▶ [Exercise]
First find the line containing "(3, 5). zone" in the data, then set it down exactly along with every line after it, through the last.

+ + + +

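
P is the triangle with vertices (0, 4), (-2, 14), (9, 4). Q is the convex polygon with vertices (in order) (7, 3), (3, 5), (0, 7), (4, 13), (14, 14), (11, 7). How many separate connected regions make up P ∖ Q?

P ∖ Q splits into 2 disjoint pieces (area 20.7547, area 0.2381).

2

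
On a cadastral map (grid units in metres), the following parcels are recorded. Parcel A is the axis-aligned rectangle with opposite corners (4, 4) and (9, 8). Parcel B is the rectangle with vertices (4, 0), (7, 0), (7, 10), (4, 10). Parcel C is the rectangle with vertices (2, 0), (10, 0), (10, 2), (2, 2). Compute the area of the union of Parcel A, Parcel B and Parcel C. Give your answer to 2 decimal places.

48.00

By inclusion–exclusion:
Individual areas: |Parcel A| = 20, |Parcel B| = 30, |Parcel C| = 16.
|Parcel A∩Parcel B|: x∈[4,7], y∈[4,8] → 3·4 = 12.
|Parcel A∩Parcel C| = 0 (no overlap).
|Parcel B∩Parcel C|: x∈[4,7], y∈[0,2] → 3·2 = 6.
|Parcel A∩Parcel B∩Parcel C| = 0.
|Parcel A ∪ Parcel B ∪ Parcel C| = 66 − 18 + 0 = 48.00.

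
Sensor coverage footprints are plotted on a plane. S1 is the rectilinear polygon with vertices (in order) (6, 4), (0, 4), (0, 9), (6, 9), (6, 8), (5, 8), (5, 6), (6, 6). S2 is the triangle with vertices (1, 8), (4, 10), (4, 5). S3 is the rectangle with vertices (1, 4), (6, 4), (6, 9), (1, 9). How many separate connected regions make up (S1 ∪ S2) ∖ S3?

2

(S1 ∪ S2) ∖ S3 splits into 2 disjoint pieces (area 5, area 0.75).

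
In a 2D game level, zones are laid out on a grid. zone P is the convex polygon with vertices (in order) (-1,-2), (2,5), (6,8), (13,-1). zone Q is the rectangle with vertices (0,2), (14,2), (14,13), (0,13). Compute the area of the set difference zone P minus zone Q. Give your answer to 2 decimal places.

|zone P| = 76, |zone P∩zone Q| = 33.9286.
|zone P ∖ zone Q| = |zone P| − |zone P∩zone Q| = 76 − 33.9286 = 42.07.

42.07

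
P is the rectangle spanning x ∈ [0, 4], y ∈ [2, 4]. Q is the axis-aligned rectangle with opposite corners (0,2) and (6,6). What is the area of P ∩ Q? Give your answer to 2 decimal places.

|P∩Q|: x∈[0,4], y∈[2,4] → 4·2 = 8.

8.00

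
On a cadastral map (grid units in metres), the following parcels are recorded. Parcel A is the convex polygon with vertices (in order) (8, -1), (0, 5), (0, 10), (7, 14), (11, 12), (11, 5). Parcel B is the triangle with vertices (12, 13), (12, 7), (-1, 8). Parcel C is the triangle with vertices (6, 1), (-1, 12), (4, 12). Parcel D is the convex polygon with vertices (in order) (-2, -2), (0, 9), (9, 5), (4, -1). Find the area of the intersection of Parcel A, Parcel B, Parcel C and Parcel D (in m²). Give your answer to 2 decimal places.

The intersection is the polygon with vertices (1.677,7.794), (1.268,8.437), (2.93,7.698).
By the shoelace formula its area is 0.38.

0.38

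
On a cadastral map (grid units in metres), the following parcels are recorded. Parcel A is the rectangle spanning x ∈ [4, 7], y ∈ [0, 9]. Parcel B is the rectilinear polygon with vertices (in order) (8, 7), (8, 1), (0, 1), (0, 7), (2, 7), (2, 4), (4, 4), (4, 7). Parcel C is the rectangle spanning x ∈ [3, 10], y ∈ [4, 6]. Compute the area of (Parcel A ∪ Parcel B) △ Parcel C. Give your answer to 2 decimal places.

|Parcel A ∪ Parcel B| = 51.
|(Parcel A ∪ Parcel B) ∩ Parcel C| = 8.
|(Parcel A ∪ Parcel B) △ Parcel C| = 51 + 14 − 16 = 49.00.

49.00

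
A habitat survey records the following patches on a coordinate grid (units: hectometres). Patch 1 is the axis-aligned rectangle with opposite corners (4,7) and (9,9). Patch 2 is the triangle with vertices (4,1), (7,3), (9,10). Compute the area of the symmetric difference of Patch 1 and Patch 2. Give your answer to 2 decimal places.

|Patch 1| = 10, |Patch 2| = 8.5, |Patch 1∩Patch 2| = 1.0794.
|Patch 1 △ Patch 2| = |Patch 1| + |Patch 2| − 2·|Patch 1∩Patch 2| = 10 + 8.5 − 2.1587 = 16.34.

16.34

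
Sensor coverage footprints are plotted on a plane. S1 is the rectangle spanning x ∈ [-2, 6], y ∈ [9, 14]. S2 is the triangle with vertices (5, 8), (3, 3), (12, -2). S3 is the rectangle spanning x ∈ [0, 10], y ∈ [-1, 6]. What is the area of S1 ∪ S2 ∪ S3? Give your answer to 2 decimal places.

113.95

By inclusion–exclusion:
Individual areas: |S1| = 40, |S2| = 27.5, |S3| = 70.
|S1∩S2| = 0.
|S1∩S3| = 0 (no overlap).
|S2∩S3| = 23.554.
|S1∩S2∩S3| = 0.
|S1 ∪ S2 ∪ S3| = 137.5 − 23.554 + 0 = 113.95.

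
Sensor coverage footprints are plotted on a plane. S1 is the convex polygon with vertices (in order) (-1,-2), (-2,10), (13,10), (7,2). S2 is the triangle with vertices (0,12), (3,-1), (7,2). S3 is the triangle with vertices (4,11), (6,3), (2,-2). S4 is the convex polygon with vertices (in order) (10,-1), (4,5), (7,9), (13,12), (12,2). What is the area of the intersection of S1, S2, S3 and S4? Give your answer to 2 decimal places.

The intersection is the polygon with vertices (6,3), (4,5), (4.465,5.621), (5.833,3.667).
By the shoelace formula its area is 1.38.

1.38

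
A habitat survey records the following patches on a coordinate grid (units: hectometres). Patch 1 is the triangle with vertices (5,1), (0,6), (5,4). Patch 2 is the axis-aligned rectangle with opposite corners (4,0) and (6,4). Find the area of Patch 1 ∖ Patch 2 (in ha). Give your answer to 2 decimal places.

|Patch 1| = 7.5, |Patch 1∩Patch 2| = 2.5.
|Patch 1 ∖ Patch 2| = |Patch 1| − |Patch 1∩Patch 2| = 7.5 − 2.5 = 5.00.

5.00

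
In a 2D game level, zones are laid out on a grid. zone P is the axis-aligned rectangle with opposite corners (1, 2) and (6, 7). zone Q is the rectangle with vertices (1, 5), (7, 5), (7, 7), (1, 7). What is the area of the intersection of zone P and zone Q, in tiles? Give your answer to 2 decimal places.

|zone P∩zone Q|: x∈[1,6], y∈[5,7] → 5·2 = 10.

10.00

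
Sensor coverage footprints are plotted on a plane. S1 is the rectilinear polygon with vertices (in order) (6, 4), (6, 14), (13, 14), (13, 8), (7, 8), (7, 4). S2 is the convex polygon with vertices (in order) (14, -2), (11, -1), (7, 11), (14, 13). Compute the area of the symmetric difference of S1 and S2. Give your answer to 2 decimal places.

|S1| = 46, |S2| = 68.5, |S1∩S2| = 21.6429.
|S1 △ S2| = |S1| + |S2| − 2·|S1∩S2| = 46 + 68.5 − 43.2857 = 71.21.

71.21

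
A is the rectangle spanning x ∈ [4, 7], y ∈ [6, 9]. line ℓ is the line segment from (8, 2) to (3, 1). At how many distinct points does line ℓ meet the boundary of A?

The segment lies entirely outside A and never meets its boundary.

0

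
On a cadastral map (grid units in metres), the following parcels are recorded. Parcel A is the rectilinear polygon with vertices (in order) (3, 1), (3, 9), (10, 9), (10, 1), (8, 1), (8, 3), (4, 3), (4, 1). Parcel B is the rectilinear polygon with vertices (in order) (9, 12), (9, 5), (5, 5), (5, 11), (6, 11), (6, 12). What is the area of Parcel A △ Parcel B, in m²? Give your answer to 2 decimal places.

|Parcel A| = 48, |Parcel B| = 27, |Parcel A∩Parcel B| = 16.
|Parcel A △ Parcel B| = |Parcel A| + |Parcel B| − 2·|Parcel A∩Parcel B| = 48 + 27 − 32 = 43.00.

43.00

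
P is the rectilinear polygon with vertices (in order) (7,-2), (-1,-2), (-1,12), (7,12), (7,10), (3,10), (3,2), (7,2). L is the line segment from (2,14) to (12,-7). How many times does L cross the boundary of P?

2

The segment meets the boundary at (3.905,10), (2.952,12).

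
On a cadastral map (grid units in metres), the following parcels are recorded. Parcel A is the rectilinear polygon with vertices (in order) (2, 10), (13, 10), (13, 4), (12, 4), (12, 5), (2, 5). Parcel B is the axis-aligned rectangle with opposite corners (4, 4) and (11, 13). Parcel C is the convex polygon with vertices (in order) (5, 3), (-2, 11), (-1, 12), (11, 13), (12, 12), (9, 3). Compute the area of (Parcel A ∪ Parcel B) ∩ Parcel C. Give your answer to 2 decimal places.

|Parcel A ∪ Parcel B| = 84.
|(Parcel A ∪ Parcel B) ∩ Parcel C| = 66.06.

66.06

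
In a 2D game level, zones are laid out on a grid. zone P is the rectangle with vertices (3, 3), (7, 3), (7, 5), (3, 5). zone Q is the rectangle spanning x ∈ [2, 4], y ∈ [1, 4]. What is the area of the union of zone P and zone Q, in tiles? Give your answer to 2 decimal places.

13.00

By inclusion–exclusion:
Individual areas: |zone P| = 8, |zone Q| = 6.
|zone P∩zone Q|: x∈[3,4], y∈[3,4] → 1·1 = 1.
|zone P ∪ zone Q| = 14 − 1 = 13.00.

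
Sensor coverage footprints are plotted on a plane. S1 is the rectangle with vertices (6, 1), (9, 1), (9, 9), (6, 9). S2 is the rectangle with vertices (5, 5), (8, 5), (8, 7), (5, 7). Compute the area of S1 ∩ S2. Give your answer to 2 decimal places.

|S1∩S2|: x∈[6,8], y∈[5,7] → 2·2 = 4.

4.00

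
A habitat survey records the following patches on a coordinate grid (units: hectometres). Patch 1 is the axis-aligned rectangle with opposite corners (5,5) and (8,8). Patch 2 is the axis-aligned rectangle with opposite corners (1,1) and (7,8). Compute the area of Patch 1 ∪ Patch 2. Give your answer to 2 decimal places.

By inclusion–exclusion:
Individual areas: |Patch 1| = 9, |Patch 2| = 42.
|Patch 1∩Patch 2|: x∈[5,7], y∈[5,8] → 2·3 = 6.
|Patch 1 ∪ Patch 2| = 51 − 6 = 45.00.

45.00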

+ + + +

▶ [Task output]
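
In a 2D game level, zones are laid out on a grid. zone P is the rectangle with vertices (3, 3), (7, 3), (7, 5), (3, 5). zone Q is the rectangle spanning x ∈ [2, 4], y ∈ [1, 4]. What is the area of the union of zone P and zone Q, in tiles? Give your answer to 2 decimal places.

13.00

By inclusion–exclusion:
Individual areas: |zone P| = 8, |zone Q| = 6.
|zone P∩zone Q|: x∈[3,4], y∈[3,4] → 1·1 = 1.
|zone P ∪ zone Q| = 14 − 1 = 13.00.

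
Sensor coverage footprints are plotted on a plane. S1 is the rectangle with vertices (6, 1), (9, 1), (9, 9), (6, 9). S2 is the rectangle with vertices (5, 5), (8, 5), (8, 7), (5, 7). Compute the area of S1 ∩ S2. Give your answer to 2 decimal places.

|S1∩S2|: x∈[6,8], y∈[5,7] → 2·2 = 4.

4.00

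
A habitat survey records the following patches on a coordinate grid (units: hectometres). Patch 1 is the axis-aligned rectangle with opposite corners (5,5) and (8,8). Patch 2 is the axis-aligned rectangle with opposite corners (1,1) and (7,8). Compute the area of Patch 1 ∪ Patch 2. Give your answer to 2 decimal places.

By inclusion–exclusion:
Individual areas: |Patch 1| = 9, |Patch 2| = 42.
|Patch 1∩Patch 2|: x∈[5,7], y∈[5,8] → 2·3 = 6.
|Patch 1 ∪ Patch 2| = 51 − 6 = 45.00.

45.00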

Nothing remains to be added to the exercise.